--- Given information Enclosed Below ---

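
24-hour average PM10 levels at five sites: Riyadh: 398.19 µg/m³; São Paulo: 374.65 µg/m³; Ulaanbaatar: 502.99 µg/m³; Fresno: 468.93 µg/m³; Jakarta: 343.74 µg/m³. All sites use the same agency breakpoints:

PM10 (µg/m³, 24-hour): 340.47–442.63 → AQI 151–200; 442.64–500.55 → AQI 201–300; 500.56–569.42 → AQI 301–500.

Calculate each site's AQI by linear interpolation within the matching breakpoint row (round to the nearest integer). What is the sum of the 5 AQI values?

Riyadh: 398.19 ∈ [340.47, 442.63] ↔ index [151, 200].
151 + (398.19−340.47)·(200−151)/(442.63−340.47) = 151 + 57.72·49/102.16 ≈ 178.68, so AQI = 179.
São Paulo 374.65: bracket 340.47–442.63 → index 151–200; slope 49/102.16, offset 34.18.
AQI = 151 + 49/102.16·34.18 ≈ 167.39 ⇒ 167.
Ulaanbaatar: row 500.56–569.42 (AQI 301–500). (500−301)·(502.99−500.56)/(569.42−500.56) + 301 = 199·2.43/68.86 + 301 ≈ 308.02 → 308.
Fresno: row 442.64–500.55 (AQI 201–300). (300−201)·(468.93−442.64)/(500.55−442.64) + 201 = 99·26.29/57.91 + 201 ≈ 245.94 → 246.
Jakarta: 343.74 lies in 340.47–442.63, so I_lo=151, I_hi=200, C_lo=340.47, C_hi=442.63.
(200−151)/(442.63−340.47) × (343.74−340.47) + 151 = 49/102.16 × 3.27 + 151 ≈ 152.57 → 153.
AQIs: Riyadh=179, São Paulo=167, Ulaanbaatar=308, Fresno=246, Jakarta=153. Sum = 179 + 167 + 308 + 246 + 153 = 1053.

1053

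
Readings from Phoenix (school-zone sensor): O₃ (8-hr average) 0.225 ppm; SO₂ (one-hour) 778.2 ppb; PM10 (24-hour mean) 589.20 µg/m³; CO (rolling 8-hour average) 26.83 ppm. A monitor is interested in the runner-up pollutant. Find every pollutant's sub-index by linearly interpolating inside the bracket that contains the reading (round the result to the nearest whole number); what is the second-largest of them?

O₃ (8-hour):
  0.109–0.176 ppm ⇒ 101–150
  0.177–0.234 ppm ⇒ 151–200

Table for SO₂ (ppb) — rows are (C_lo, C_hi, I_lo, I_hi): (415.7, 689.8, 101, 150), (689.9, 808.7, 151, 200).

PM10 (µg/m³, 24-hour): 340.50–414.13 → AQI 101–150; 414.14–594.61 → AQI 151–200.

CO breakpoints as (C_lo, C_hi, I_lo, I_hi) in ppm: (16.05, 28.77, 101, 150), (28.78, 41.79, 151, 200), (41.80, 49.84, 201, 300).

192

O₃: row 0.177–0.234 (AQI 151–200). (200−151)·(0.225−0.177)/(0.234−0.177) + 151 = 49·0.048/0.057 + 151 ≈ 192.26 → 192.
SO₂: 778.2 ∈ [689.9, 808.7] ↔ index [151, 200].
151 + (778.2−689.9)·(200−151)/(808.7−689.9) = 151 + 88.3·49/118.8 ≈ 187.42, so AQI = 187.
PM10 589.20: bracket 414.14–594.61 → index 151–200; slope 49/180.47, offset 175.06.
AQI = 151 + 49/180.47·175.06 ≈ 198.53 ⇒ 199.
CO: 26.83 lies in 16.05–28.77, so I_lo=101, I_hi=150, C_lo=16.05, C_hi=28.77.
(150−101)/(28.77−16.05) × (26.83−16.05) + 101 = 49/12.72 × 10.78 + 101 ≈ 142.53 → 143.
Sub-indices: O₃→192, SO₂→187, PM10→199, CO→143. Ranked high→low: 199, 192, 187, 143. Second-highest sub-index = 192.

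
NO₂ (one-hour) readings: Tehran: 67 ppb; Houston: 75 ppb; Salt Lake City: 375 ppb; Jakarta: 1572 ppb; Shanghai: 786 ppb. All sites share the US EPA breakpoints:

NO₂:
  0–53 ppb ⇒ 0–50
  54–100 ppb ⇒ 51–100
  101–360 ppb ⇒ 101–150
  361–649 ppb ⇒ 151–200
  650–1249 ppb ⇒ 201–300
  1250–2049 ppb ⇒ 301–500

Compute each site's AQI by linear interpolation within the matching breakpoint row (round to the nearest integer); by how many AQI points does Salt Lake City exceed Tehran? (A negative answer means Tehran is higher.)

Tehran: 67 ∈ [54, 100] ↔ index [51, 100].
51 + (67−54)·(100−51)/(100−54) = 51 + 13·49/46 ≈ 64.85, so AQI = 65.
Houston: 75 ∈ [54, 100] ↔ index [51, 100].
51 + (75−54)·(100−51)/(100−54) = 51 + 21·49/46 ≈ 73.37, so AQI = 73.
Salt Lake City: 375 lies in 361–649, so I_lo=151, I_hi=200, C_lo=361, C_hi=649.
(200−151)/(649−361) × (375−361) + 151 = 49/288 × 14 + 151 ≈ 153.38 → 153.
Jakarta: 1572 lies in 1250–2049, so I_lo=301, I_hi=500, C_lo=1250, C_hi=2049.
(500−301)/(2049−1250) × (1572−1250) + 301 = 199/799 × 322 + 301 ≈ 381.20 → 381.
Shanghai: 786 lies in 650–1249, so I_lo=201, I_hi=300, C_lo=650, C_hi=1249.
(300−201)/(1249−650) × (786−650) + 201 = 99/599 × 136 + 201 ≈ 223.48 → 223.
AQIs: Tehran=65, Houston=73, Salt Lake City=153, Jakarta=381, Shanghai=223. Salt Lake City (153) − Tehran (65) = 88.

88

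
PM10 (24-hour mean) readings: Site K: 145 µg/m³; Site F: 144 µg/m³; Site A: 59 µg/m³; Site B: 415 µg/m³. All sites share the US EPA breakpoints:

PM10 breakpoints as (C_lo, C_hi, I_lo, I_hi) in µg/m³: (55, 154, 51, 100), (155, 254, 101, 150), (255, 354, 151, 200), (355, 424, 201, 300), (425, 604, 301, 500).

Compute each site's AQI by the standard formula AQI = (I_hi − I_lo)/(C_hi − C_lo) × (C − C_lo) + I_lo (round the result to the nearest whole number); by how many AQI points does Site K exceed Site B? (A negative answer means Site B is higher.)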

--- End of Enclosed Given information ---

- [What is expected]: Taking the lines above, repeat exactly those from the line that contains "0–53 ppb ⇒ 0–50" through the line that contains "1250–2049 ppb ⇒ 301–500", and both of those lines as well. Include nothing else.

- [Expected answer]:
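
  0–53 ppb ⇒ 0–50
  54–100 ppb ⇒ 51–100
  101–360 ppb ⇒ 101–150
  361–649 ppb ⇒ 151–200
  650–1249 ppb ⇒ 201–300
  1250–2049 ppb ⇒ 301–500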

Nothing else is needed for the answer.